» BRIEF
Give again the entries below exactly, beginning at the first line and ending at the line with "p(10,12) = 0.75573".

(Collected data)
▬▬▬▬▬▬▬▬▬▬

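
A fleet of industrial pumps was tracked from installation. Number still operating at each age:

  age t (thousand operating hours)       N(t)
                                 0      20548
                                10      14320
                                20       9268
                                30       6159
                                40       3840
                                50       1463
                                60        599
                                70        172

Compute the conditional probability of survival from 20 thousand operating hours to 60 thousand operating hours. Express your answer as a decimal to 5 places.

The conditional survival probability is N(60)/N(20) = 599/9268 = 0.064631.

0.06463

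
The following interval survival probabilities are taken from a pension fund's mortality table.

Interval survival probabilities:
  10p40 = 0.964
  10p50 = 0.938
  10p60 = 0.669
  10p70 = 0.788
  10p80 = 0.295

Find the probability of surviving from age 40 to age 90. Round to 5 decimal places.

Chaining the interval survival probabilities: 0.964 × 0.938 × 0.669 × 0.788 × 0.295.
= 0.140622.

0.14062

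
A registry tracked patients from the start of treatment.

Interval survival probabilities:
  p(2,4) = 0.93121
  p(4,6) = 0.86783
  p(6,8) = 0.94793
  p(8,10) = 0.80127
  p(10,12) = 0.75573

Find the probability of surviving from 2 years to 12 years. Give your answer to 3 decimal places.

P(survive 2→12) = 0.93121 × 0.86783 × 0.94793 × 0.80127 × 0.75573.
= 0.463878.

0.464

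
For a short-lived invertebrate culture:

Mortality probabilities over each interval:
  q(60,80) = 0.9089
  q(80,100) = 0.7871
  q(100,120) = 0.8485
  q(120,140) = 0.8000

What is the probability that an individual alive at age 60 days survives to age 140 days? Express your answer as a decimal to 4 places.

0.0006

The overall survival probability is (1 − 0.9089) × (1 − 0.7871) × (1 − 0.8485) × (1 − 0.8000).
= 0.0911 × 0.2129 × 0.1515 × 0.2000 = 0.000588.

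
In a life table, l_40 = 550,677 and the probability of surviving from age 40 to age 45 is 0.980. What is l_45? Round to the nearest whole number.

l_45 = l_40 × p = 550,677 × 0.980 = 539663.

539663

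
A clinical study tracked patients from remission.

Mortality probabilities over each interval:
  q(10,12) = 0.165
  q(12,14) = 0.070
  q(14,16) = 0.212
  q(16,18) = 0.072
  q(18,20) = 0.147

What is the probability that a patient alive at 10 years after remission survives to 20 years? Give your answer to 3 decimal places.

Survival from 10 to 20 is the product of surviving each interval: (1 − 0.165) × (1 − 0.070) × (1 − 0.212) × (1 − 0.072) × (1 − 0.147).
= 0.835 × 0.930 × 0.788 × 0.928 × 0.853 = 0.484387.

0.484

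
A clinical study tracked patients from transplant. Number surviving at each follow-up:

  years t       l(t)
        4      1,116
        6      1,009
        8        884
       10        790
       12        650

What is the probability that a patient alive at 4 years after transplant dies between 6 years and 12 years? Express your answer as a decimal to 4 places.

0.3217

This is the probability of reaching 6 but not 12, conditional on being alive at 4: (l(6) − l(12)) / l(4).
= (1,009 − 650) / 1,116 = 359 / 1,116 = 0.321685.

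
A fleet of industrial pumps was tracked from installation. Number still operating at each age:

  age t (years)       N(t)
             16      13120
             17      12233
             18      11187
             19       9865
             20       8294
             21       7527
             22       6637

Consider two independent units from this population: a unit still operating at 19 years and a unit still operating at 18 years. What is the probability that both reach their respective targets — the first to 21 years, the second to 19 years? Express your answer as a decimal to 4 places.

p₁ = N(21)/N(19) = 7527/9865 = 0.763001; p₂ = N(19)/N(18) = 9865/11187 = 0.881827.
P(both) = p₁ × p₂ = 0.763001 × 0.881827 = 0.672835.

0.6728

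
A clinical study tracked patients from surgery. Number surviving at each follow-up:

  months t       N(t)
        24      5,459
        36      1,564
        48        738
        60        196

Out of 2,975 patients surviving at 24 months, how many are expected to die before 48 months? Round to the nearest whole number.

The relevant probability is 1 − 738/5,459 = 0.864810.
Expected number = 2,975 × 0.864810 = 2573.

2573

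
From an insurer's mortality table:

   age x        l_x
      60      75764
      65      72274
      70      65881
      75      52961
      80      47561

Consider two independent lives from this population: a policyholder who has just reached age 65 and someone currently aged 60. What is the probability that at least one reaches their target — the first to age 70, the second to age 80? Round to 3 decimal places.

p₁ = l_70/l_65 = 65881/72274 = 0.911545; p₂ = l_80/l_60 = 47561/75764 = 0.627752.
P(at least one) = 1 − (1−p₁)(1−p₂) = 1 − 0.088455 × 0.372248 = 0.967073.

0.967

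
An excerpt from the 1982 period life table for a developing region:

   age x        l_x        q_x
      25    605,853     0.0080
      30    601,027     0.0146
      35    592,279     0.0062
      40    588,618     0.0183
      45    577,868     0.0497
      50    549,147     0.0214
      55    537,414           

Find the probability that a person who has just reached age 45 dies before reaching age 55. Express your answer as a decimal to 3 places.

P(die before 55 | alive at 45) = 1 − l_55/l_45 = 1 − 537,414/577,868 = (40,454)/577,868 = 0.070006.

0.070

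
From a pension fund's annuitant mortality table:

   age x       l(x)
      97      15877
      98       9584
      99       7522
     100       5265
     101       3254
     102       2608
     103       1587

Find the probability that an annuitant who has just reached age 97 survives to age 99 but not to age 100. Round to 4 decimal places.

This is the probability of reaching 99 but not 100, conditional on being alive at 97: (l(99) − l(100)) / l(97).
= (7522 − 5265) / 15877 = 2257 / 15877 = 0.142155.

0.1422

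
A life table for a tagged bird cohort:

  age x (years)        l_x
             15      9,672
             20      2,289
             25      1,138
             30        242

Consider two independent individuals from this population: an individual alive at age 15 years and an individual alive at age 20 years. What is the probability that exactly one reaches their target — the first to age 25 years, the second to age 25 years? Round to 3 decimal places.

p₁ = l_25/l_15 = 1,138/9,672 = 0.117659; p₂ = l_25/l_20 = 1,138/2,289 = 0.497160.
P(exactly one) = p₁(1−p₂) + (1−p₁)p₂ = 0.059164 + 0.438665 = 0.497828.

0.498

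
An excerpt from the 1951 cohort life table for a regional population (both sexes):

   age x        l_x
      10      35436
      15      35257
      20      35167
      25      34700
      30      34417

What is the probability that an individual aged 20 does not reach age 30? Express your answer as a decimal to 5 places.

P(die before 30 | alive at 20) = 1 − l_30/l_20 = 1 − 34417/35167 = (750)/35167 = 0.021327.

0.02133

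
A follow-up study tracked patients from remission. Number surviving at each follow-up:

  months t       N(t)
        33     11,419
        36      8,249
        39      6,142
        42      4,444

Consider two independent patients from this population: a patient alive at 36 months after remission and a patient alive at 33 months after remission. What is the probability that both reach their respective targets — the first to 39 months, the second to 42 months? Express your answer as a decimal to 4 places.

0.2898

p₁ = N(39)/N(36) = 6,142/8,249 = 0.744575; p₂ = N(42)/N(33) = 4,444/11,419 = 0.389176.
P(both) = p₁ × p₂ = 0.744575 × 0.389176 = 0.289771.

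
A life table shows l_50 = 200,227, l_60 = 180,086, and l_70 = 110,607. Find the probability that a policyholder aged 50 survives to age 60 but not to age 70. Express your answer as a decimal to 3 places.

We want 10|10q50 = (l_60 − l_70)/l_50.
This is the probability of reaching 60 but not 70, conditional on being alive at 50: (l_60 − l_70) / l_50.
= (180,086 − 110,607) / 200,227 = 69,479 / 200,227 = 0.347001.

0.347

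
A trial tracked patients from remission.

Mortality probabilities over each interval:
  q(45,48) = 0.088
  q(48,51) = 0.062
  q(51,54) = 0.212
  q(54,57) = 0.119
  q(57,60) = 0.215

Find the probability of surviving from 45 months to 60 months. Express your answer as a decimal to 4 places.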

▬▬▬▬▬▬▬▬▬▬

» TASK RESULT
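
A fleet of industrial pumps was tracked from installation. Number still operating at each age:

  age t (thousand operating hours)       N(t)
                                 0      20548
                                10      14320
                                20       9268
                                30       6159
                                40       3840
                                50       1463
                                60        599
                                70        172

Compute the conditional probability of survival from 20 thousand operating hours to 60 thousand operating hours. Express your answer as a decimal to 5 places.

The conditional survival probability is N(60)/N(20) = 599/9268 = 0.064631.

0.06463

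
The following interval survival probabilities are taken from a pension fund's mortality table.

Interval survival probabilities:
  10p40 = 0.964
  10p50 = 0.938
  10p60 = 0.669
  10p70 = 0.788
  10p80 = 0.295

Find the probability of surviving from age 40 to age 90. Round to 5 decimal places.

Chaining the interval survival probabilities: 0.964 × 0.938 × 0.669 × 0.788 × 0.295.
= 0.140622.

0.14062

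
A registry tracked patients from the start of treatment.

Interval survival probabilities:
  p(2,4) = 0.93121
  p(4,6) = 0.86783
  p(6,8) = 0.94793
  p(8,10) = 0.80127
  p(10,12) = 0.75573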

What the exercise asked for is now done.